**WORK TO COMPLETE:**
Take each line from the entries that holds "times" and copy it out.

**ENTRIES PROVIDED:**
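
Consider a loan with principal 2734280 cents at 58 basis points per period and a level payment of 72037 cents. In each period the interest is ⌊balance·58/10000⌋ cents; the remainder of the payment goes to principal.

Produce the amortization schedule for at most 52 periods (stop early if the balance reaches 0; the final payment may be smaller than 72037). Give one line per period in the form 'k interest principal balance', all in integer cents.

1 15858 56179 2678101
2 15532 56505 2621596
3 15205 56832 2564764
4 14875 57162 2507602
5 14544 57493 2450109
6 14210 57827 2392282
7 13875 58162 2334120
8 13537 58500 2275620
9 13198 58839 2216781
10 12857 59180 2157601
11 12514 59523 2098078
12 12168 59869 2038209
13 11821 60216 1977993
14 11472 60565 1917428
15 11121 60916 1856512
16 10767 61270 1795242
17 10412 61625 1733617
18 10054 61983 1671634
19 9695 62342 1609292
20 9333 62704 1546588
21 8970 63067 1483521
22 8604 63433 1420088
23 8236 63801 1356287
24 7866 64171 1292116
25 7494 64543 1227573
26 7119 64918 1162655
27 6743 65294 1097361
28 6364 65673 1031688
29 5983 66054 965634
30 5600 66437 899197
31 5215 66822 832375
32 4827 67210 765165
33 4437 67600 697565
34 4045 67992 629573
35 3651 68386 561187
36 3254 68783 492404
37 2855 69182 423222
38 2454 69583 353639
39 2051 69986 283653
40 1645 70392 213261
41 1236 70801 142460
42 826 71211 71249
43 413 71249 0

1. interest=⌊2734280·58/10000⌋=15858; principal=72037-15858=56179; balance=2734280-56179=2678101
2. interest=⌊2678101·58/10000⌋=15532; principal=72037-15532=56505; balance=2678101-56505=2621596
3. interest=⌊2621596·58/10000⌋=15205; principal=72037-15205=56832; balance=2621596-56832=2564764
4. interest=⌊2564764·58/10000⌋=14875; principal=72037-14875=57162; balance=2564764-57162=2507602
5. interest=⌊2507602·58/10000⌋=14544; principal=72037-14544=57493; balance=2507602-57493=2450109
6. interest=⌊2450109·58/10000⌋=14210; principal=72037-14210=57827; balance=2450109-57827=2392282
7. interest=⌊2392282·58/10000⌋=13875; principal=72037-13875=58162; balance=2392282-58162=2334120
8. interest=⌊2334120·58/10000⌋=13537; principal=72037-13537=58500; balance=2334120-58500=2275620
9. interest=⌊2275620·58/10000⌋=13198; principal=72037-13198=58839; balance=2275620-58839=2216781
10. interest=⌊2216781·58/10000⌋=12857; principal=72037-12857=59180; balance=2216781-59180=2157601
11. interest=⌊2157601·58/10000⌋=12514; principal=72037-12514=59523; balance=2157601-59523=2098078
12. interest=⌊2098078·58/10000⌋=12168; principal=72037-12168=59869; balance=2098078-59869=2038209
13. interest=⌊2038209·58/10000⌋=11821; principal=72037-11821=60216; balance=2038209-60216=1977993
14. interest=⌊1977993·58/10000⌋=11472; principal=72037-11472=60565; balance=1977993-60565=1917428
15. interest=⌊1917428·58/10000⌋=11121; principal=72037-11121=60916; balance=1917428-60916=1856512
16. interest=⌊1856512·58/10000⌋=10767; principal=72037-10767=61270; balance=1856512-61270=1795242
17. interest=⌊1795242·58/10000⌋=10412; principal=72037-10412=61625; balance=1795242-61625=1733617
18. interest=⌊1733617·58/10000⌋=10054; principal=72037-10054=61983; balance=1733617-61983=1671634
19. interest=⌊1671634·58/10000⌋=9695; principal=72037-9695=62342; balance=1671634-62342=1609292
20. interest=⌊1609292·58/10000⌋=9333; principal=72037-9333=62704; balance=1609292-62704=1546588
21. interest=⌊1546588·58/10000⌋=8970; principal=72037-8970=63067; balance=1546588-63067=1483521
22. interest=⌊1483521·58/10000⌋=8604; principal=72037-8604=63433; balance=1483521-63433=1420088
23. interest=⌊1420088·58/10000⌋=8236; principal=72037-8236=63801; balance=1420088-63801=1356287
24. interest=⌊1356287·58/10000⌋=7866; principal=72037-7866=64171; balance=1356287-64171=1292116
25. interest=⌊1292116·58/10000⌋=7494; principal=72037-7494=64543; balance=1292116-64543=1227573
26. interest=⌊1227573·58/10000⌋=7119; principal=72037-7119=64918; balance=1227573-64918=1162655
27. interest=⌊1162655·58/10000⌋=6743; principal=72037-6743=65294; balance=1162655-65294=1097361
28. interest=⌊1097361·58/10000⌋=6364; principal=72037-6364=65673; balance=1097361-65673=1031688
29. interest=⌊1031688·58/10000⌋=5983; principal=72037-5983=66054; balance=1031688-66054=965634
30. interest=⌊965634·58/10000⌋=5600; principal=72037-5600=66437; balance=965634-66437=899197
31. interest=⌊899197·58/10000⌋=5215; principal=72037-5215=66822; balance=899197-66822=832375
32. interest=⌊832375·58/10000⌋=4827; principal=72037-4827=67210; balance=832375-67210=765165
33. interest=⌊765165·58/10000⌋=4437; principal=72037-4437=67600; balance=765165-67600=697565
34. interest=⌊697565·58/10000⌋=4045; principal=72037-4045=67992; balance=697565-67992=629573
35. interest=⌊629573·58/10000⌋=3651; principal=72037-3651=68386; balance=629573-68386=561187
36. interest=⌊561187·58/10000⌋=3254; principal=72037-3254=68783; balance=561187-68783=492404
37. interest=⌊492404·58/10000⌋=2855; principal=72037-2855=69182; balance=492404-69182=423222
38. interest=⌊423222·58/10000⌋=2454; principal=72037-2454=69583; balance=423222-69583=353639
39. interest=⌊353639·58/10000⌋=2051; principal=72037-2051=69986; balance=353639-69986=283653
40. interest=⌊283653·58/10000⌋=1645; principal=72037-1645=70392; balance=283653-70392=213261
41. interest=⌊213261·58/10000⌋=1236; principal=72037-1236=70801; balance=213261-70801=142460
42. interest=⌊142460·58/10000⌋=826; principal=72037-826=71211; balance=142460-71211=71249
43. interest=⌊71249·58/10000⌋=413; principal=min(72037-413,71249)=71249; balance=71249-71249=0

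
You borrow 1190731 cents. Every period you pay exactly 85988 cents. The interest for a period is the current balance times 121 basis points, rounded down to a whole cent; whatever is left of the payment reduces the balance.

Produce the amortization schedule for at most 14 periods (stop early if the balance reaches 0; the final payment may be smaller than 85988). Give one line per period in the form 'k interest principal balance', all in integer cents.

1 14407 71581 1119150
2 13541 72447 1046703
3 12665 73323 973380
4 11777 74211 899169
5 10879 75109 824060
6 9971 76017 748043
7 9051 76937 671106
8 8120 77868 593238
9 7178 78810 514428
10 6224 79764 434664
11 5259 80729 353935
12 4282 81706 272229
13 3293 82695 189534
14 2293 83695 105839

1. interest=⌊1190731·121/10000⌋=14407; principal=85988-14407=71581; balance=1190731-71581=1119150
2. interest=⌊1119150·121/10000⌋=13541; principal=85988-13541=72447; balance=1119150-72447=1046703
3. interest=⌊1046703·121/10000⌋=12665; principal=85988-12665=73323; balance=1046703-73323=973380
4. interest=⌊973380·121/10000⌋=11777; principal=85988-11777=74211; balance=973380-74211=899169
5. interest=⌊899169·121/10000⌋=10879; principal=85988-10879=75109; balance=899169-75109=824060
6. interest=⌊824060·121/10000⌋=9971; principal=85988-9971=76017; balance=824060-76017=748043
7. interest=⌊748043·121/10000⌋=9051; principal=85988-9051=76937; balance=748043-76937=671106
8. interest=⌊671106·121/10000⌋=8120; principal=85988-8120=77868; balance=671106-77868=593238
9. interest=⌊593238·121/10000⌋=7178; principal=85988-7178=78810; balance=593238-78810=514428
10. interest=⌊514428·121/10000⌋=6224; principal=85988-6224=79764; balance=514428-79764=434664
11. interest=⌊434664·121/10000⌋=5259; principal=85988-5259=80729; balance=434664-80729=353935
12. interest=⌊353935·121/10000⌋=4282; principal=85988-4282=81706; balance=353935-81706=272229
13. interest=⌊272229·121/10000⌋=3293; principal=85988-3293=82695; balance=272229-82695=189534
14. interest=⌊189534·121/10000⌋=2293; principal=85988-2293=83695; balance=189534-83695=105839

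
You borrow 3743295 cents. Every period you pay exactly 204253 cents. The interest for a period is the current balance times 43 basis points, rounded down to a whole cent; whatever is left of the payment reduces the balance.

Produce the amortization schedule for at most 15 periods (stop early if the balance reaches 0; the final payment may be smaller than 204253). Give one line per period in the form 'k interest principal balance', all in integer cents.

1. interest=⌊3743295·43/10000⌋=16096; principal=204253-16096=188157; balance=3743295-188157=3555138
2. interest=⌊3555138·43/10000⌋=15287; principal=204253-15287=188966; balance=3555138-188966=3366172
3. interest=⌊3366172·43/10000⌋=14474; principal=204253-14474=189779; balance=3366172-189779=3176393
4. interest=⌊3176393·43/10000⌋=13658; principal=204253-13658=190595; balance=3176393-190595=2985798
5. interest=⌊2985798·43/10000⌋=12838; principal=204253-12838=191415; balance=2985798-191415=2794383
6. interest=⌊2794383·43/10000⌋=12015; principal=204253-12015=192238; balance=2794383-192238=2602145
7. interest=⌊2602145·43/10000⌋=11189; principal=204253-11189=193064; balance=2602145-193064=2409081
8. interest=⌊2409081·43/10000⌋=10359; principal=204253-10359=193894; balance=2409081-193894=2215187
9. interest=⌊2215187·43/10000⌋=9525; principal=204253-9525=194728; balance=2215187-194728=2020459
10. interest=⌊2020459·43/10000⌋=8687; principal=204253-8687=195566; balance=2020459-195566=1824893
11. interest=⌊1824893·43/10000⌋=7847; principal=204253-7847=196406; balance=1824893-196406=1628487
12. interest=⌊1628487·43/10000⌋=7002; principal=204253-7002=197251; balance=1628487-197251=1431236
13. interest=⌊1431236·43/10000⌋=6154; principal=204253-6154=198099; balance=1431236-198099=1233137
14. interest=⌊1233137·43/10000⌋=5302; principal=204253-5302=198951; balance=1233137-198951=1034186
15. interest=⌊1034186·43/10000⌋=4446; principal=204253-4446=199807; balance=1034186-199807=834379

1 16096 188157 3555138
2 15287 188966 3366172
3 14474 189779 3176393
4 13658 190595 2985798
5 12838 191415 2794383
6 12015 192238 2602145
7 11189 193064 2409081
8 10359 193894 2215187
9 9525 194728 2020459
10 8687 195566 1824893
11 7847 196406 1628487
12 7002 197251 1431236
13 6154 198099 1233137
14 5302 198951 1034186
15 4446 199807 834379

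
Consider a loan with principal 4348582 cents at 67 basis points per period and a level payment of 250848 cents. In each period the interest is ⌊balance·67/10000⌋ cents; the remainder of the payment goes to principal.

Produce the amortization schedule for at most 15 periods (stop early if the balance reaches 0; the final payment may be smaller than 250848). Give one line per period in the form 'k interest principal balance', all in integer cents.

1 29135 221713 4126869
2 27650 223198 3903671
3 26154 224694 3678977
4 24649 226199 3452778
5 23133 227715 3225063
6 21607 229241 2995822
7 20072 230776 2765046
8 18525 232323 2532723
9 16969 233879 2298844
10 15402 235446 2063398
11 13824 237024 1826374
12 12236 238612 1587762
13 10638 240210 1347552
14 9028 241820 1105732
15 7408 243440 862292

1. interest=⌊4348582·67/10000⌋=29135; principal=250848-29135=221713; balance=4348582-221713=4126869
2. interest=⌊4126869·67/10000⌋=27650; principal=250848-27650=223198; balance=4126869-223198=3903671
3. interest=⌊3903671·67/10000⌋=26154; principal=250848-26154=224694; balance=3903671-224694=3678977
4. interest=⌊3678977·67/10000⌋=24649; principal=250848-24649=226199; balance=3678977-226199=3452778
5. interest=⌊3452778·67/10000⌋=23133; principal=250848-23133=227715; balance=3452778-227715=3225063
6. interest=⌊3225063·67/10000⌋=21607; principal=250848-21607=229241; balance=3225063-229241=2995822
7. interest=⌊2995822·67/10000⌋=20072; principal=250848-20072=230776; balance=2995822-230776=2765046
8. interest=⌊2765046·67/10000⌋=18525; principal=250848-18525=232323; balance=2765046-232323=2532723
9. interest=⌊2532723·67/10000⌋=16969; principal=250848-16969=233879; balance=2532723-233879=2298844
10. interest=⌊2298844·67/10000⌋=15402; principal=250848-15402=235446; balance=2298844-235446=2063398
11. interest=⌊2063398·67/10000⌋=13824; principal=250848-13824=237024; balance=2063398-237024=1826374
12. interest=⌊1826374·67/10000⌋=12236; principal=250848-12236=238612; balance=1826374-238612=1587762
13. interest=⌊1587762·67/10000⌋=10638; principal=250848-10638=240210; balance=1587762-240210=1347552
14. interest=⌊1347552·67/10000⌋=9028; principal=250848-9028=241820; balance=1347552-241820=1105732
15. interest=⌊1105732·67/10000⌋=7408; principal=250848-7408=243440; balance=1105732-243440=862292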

**YOUR SOLUTION:**
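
You borrow 1190731 cents. Every period you pay exactly 85988 cents. The interest for a period is the current balance times 121 basis points, rounded down to a whole cent; whatever is left of the payment reduces the balance.
You borrow 3743295 cents. Every period you pay exactly 204253 cents. The interest for a period is the current balance times 43 basis points, rounded down to a whole cent; whatever is left of the payment reduces the balance.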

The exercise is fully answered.